_Exercise details_
Somewhere below, one line contains "weld metal (LRFD)." and a later line contains "ksi) (LRFD, φ = 0.75).". Output those two lines and everything between them exactly, and nothing else.

_Supplied data_

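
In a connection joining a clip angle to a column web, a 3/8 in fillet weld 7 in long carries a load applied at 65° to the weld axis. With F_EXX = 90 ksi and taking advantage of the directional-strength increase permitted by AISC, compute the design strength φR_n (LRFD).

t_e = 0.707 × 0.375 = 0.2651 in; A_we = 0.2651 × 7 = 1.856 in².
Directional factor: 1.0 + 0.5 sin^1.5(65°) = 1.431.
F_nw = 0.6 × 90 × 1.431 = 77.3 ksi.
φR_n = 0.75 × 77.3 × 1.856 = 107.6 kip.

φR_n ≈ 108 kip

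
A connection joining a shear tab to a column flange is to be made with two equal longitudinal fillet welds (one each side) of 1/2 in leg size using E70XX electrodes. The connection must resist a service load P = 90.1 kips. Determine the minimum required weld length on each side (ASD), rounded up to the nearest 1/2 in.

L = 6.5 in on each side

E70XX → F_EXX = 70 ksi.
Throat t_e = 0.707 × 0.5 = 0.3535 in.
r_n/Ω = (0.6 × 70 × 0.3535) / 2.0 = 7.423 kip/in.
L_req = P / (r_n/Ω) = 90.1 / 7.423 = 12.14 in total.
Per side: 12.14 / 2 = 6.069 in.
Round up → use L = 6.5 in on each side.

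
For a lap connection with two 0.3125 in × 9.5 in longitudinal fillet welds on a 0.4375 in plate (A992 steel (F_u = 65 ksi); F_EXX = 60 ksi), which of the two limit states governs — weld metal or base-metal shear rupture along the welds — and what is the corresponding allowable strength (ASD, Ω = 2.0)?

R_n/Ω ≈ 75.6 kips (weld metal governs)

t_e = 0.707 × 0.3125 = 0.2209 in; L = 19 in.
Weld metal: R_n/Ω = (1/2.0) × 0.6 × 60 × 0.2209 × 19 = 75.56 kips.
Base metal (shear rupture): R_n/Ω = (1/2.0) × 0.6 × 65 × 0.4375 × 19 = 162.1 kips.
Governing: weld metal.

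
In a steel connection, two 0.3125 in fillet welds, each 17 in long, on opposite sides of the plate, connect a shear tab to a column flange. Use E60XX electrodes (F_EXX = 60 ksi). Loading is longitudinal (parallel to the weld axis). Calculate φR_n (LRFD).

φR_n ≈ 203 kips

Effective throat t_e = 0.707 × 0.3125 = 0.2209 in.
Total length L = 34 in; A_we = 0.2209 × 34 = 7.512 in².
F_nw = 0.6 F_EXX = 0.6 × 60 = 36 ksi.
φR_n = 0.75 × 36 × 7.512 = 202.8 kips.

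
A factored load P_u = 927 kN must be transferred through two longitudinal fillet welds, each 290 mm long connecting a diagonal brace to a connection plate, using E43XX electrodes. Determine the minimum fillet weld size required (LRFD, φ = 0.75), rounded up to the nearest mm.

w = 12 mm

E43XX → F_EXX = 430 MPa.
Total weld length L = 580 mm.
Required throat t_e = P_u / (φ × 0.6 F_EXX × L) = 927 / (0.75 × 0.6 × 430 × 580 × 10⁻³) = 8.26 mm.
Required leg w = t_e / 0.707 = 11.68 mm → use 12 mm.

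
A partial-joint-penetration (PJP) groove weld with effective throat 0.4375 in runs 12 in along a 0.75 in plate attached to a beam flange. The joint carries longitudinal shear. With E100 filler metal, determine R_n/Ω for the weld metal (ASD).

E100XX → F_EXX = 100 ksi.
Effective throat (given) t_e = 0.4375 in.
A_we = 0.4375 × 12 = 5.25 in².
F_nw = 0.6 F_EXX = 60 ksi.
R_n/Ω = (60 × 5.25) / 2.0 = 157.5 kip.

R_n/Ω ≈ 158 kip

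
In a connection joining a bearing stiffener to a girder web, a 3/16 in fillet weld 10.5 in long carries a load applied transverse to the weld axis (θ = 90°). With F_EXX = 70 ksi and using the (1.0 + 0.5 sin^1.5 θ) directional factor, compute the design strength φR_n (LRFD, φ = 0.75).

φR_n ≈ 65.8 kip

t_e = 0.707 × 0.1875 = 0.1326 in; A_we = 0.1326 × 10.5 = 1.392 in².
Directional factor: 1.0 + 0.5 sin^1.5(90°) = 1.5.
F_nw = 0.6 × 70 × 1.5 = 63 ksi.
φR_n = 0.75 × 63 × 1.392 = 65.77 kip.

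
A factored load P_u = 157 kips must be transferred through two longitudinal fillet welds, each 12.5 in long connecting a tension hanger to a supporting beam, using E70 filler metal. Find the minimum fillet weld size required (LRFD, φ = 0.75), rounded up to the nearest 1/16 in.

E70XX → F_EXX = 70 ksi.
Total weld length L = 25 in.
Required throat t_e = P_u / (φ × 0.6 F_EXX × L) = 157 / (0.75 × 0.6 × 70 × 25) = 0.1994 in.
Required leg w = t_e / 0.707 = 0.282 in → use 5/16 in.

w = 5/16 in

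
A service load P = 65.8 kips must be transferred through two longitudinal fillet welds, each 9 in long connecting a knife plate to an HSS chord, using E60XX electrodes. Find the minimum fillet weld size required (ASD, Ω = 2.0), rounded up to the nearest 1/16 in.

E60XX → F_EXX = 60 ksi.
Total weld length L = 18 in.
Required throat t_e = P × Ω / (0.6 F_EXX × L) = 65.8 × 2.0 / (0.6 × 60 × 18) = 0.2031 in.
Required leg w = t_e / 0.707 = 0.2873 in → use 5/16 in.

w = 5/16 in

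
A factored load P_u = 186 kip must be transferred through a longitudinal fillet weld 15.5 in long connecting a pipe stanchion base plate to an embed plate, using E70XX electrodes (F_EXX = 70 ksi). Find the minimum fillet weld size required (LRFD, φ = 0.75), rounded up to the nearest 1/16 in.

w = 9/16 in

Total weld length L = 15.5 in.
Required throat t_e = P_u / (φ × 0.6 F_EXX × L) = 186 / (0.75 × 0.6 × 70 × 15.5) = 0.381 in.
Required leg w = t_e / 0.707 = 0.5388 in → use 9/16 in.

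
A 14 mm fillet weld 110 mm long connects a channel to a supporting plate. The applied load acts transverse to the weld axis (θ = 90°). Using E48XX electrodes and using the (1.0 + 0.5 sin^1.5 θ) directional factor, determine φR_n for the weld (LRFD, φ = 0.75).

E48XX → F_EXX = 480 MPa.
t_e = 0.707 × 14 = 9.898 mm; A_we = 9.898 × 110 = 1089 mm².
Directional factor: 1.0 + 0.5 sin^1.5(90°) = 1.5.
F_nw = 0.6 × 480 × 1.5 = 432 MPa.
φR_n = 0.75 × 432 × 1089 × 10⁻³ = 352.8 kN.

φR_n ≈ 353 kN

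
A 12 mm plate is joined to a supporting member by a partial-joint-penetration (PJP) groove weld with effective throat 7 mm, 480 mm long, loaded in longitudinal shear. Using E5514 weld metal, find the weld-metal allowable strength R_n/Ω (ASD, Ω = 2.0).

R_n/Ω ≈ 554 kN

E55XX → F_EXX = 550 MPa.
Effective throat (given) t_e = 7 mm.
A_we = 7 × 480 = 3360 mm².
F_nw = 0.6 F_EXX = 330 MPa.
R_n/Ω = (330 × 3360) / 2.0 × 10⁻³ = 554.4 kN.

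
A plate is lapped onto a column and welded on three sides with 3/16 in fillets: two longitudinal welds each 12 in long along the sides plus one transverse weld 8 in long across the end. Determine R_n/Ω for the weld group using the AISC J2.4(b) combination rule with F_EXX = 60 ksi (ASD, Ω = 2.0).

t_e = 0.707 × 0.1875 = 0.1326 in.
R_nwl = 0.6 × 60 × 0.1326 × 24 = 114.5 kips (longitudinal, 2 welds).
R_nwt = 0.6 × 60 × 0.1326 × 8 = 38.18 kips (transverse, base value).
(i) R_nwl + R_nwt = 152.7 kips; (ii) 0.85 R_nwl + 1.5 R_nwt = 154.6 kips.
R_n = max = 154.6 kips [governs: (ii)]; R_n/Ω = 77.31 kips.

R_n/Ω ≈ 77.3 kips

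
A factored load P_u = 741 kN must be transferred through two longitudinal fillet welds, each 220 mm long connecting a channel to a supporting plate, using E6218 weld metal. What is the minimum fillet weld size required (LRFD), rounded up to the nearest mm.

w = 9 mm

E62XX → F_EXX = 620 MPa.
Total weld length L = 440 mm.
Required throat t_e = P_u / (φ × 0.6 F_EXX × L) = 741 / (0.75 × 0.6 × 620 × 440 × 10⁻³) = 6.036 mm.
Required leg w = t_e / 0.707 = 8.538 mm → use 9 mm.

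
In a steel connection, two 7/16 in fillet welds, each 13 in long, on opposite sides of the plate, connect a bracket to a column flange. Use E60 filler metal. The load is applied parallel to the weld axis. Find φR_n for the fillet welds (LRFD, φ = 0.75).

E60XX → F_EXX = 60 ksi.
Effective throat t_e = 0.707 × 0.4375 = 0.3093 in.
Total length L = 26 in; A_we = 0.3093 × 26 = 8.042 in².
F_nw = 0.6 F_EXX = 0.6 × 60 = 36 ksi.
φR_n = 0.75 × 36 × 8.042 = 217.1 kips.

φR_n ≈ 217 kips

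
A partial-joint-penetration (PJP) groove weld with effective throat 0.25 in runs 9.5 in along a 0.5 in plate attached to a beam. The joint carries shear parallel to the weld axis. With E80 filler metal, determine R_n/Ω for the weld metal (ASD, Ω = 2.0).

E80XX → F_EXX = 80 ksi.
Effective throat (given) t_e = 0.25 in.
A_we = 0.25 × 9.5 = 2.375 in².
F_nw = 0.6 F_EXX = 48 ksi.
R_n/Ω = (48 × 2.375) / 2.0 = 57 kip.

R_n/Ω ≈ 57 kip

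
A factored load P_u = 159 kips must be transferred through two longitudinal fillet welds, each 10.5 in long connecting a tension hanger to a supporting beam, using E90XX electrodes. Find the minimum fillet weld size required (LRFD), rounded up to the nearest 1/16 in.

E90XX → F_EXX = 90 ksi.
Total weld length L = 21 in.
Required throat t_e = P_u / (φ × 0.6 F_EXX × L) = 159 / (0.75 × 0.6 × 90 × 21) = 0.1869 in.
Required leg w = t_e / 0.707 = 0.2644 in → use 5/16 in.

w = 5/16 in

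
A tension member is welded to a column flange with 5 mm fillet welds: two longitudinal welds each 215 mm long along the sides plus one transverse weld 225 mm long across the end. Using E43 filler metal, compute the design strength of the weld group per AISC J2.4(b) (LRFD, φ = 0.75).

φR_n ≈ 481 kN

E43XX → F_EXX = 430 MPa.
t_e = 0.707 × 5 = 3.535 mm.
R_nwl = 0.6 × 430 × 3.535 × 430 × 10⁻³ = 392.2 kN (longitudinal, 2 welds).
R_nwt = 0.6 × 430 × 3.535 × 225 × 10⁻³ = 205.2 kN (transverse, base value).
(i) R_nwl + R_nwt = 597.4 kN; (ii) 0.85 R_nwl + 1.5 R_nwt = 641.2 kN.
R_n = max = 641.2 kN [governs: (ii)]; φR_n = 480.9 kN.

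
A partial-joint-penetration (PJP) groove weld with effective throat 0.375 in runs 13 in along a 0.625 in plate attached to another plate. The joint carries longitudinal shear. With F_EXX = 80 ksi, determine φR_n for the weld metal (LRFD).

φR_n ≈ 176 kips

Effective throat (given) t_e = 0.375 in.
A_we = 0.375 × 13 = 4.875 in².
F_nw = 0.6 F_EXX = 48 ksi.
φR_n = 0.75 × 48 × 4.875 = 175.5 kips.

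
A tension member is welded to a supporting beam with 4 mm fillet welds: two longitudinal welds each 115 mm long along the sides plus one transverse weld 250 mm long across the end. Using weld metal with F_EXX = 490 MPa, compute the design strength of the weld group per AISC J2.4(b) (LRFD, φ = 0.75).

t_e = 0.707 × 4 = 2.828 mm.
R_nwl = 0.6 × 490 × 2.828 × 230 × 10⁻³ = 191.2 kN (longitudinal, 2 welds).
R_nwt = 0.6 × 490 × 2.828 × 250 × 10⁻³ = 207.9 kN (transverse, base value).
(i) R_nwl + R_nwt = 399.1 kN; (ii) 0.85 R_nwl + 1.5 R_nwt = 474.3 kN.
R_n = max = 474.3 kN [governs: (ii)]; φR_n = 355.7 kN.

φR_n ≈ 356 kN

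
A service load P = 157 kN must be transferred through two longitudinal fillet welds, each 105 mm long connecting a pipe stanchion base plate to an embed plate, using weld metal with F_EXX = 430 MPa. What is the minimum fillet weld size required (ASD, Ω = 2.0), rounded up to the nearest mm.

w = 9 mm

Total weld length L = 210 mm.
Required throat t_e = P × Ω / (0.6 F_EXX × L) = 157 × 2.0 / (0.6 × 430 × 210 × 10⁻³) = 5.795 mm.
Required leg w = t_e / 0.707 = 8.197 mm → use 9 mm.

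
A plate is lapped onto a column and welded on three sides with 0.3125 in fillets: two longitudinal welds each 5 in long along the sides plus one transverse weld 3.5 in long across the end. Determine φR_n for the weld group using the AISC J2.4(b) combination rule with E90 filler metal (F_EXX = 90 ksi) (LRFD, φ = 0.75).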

---

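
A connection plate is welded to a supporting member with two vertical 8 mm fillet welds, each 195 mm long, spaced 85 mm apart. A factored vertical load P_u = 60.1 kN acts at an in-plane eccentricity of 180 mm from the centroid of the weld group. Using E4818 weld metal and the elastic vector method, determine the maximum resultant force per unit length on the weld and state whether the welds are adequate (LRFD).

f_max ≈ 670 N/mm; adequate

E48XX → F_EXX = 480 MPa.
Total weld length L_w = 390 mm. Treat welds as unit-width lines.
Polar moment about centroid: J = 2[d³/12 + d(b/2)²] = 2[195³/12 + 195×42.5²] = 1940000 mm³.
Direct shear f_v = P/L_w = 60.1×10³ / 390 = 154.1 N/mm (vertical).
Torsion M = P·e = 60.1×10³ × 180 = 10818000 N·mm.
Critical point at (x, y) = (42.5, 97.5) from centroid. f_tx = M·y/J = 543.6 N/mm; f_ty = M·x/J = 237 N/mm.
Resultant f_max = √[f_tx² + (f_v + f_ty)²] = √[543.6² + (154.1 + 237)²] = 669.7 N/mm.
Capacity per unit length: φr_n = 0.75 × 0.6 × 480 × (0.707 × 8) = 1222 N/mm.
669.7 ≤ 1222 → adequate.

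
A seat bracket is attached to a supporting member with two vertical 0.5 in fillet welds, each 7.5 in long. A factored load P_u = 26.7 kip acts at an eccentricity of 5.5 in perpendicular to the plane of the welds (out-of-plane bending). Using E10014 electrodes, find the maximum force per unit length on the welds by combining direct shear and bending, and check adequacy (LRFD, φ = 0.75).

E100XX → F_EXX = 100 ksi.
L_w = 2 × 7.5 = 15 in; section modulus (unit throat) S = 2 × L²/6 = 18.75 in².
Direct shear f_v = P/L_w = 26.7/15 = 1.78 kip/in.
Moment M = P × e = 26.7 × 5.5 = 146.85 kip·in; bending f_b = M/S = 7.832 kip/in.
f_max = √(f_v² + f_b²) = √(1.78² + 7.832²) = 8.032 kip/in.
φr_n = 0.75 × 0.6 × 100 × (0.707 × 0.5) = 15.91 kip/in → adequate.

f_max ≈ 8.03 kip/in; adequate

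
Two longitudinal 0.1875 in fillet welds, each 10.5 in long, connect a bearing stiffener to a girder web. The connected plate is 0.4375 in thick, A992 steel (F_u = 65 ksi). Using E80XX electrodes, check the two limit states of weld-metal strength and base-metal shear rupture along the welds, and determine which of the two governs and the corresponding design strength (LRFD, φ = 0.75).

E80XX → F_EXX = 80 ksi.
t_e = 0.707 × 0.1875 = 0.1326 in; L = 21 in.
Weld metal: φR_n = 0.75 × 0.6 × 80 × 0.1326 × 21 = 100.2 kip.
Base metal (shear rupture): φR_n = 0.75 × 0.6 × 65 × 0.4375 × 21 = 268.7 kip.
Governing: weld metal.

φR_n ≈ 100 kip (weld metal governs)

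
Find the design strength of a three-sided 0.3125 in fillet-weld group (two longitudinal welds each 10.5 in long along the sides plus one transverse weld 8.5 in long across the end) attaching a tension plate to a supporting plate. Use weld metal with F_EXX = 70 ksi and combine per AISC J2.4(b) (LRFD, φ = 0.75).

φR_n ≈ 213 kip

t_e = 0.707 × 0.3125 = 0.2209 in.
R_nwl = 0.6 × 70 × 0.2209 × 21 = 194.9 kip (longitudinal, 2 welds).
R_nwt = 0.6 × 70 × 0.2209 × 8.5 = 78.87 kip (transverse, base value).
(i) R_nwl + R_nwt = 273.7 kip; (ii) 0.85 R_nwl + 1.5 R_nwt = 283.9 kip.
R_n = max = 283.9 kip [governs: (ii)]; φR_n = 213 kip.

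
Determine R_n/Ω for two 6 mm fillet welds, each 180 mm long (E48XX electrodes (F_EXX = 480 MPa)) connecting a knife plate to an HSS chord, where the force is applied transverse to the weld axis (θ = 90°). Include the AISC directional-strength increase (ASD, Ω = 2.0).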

==

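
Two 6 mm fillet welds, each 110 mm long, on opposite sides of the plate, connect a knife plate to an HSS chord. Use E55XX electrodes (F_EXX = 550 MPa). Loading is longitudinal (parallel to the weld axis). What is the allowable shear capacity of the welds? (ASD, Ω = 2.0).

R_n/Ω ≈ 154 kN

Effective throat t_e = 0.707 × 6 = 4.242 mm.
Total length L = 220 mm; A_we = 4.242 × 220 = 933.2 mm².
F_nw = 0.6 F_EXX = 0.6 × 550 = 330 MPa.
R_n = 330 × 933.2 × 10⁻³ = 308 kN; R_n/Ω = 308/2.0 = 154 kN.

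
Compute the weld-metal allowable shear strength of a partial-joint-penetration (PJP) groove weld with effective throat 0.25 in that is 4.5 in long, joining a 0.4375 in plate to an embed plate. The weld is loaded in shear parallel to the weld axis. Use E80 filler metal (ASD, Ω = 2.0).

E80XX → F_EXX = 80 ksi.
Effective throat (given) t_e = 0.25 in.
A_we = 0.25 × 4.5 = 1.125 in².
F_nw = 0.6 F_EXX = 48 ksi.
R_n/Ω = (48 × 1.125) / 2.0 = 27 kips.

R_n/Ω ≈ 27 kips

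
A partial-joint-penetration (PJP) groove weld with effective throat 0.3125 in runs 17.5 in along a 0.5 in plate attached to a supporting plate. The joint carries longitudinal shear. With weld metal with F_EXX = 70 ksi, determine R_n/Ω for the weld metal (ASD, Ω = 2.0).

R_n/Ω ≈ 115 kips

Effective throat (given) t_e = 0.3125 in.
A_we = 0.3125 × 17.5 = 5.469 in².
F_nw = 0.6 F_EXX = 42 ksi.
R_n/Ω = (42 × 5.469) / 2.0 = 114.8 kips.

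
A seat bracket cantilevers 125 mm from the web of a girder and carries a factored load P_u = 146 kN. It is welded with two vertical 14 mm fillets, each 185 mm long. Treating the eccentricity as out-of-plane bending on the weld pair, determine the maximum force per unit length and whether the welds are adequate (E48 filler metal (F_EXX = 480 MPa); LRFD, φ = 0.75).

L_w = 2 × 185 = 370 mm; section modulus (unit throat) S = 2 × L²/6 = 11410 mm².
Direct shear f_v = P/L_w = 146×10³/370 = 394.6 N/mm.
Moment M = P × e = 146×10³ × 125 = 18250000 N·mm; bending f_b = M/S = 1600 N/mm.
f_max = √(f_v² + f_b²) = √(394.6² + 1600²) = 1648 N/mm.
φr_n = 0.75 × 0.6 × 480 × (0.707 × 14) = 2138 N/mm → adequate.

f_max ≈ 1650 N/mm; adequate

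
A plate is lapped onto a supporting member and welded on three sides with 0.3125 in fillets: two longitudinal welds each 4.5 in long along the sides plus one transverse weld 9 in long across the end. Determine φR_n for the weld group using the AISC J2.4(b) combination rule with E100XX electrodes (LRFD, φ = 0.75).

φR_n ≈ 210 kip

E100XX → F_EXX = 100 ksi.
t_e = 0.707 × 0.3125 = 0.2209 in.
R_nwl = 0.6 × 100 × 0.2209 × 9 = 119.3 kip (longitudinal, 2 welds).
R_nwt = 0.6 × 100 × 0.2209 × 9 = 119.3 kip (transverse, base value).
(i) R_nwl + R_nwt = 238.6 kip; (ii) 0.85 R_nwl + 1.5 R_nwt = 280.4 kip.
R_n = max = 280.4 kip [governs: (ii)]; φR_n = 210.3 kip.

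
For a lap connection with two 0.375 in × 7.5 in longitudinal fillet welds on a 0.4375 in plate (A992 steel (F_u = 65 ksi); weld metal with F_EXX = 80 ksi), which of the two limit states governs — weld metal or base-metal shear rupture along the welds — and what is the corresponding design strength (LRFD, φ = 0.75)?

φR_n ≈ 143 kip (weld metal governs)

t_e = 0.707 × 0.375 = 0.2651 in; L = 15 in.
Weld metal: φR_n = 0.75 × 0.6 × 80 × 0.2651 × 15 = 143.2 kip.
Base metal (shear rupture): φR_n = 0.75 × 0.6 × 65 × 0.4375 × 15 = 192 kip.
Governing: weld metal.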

_Completed task_
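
A partial-joint-penetration (PJP) groove weld with effective throat 0.375 in runs 13 in along a 0.625 in plate attached to another plate. The joint carries longitudinal shear. With F_EXX = 80 ksi, determine φR_n for the weld metal (LRFD).

φR_n ≈ 176 kips

Effective throat (given) t_e = 0.375 in.
A_we = 0.375 × 13 = 4.875 in².
F_nw = 0.6 F_EXX = 48 ksi.
φR_n = 0.75 × 48 × 4.875 = 175.5 kips.

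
A tension member is welded to a supporting beam with 4 mm fillet welds: two longitudinal welds each 115 mm long along the sides plus one transverse weld 250 mm long across the end. Using weld metal with F_EXX = 490 MPa, compute the design strength of the weld group per AISC J2.4(b) (LRFD, φ = 0.75).

t_e = 0.707 × 4 = 2.828 mm.
R_nwl = 0.6 × 490 × 2.828 × 230 × 10⁻³ = 191.2 kN (longitudinal, 2 welds).
R_nwt = 0.6 × 490 × 2.828 × 250 × 10⁻³ = 207.9 kN (transverse, base value).
(i) R_nwl + R_nwt = 399.1 kN; (ii) 0.85 R_nwl + 1.5 R_nwt = 474.3 kN.
R_n = max = 474.3 kN [governs: (ii)]; φR_n = 355.7 kN.

φR_n ≈ 356 kN

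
A service load P = 157 kN must be transferred through two longitudinal fillet welds, each 105 mm long connecting a pipe stanchion base plate to an embed plate, using weld metal with F_EXX = 430 MPa. What is the minimum fillet weld size required (ASD, Ω = 2.0), rounded up to the nearest mm.

w = 9 mm

Total weld length L = 210 mm.
Required throat t_e = P × Ω / (0.6 F_EXX × L) = 157 × 2.0 / (0.6 × 430 × 210 × 10⁻³) = 5.795 mm.
Required leg w = t_e / 0.707 = 8.197 mm → use 9 mm.

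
A plate is lapped onto a column and welded on three sides with 0.3125 in fillets: two longitudinal welds each 5 in long along the sides plus one transverse weld 3.5 in long across the end. Determine φR_n for the weld group using the AISC J2.4(b) combination rule with E90 filler metal (F_EXX = 90 ksi) (LRFD, φ = 0.75).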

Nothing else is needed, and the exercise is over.